_ASSIGNMENT_
Your task is to copy each line of the material that holds the word "below".

-- -- --

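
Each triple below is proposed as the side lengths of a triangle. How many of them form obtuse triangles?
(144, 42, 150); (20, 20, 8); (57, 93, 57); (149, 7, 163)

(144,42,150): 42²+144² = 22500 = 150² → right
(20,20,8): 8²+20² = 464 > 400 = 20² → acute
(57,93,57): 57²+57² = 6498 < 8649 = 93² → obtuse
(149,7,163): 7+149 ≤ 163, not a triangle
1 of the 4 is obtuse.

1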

-- -- --

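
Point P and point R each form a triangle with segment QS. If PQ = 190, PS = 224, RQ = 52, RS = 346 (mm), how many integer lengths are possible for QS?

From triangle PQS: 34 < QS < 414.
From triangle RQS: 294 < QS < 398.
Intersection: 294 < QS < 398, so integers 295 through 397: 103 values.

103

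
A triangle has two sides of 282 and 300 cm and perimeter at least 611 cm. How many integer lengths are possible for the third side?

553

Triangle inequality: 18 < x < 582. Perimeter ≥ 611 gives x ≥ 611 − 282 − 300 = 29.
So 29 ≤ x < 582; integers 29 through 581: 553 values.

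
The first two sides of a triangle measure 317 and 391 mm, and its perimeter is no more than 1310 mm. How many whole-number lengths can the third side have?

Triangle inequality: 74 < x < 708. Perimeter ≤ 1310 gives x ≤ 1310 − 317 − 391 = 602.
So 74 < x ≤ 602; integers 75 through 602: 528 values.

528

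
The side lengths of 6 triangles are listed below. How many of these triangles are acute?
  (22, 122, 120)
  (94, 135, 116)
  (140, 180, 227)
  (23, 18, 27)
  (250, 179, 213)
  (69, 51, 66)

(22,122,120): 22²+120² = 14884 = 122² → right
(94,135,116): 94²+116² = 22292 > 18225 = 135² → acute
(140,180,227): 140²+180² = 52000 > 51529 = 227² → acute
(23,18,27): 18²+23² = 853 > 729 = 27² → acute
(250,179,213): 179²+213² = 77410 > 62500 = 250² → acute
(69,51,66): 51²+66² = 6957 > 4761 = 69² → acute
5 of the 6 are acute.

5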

-- -- --

_RESPONSE TO THIS EXERCISE_
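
Each triple below is proposed as the side lengths of a triangle. How many of them form obtuse triangles?
The side lengths of 6 triangles are listed below. How many of these triangles are acute?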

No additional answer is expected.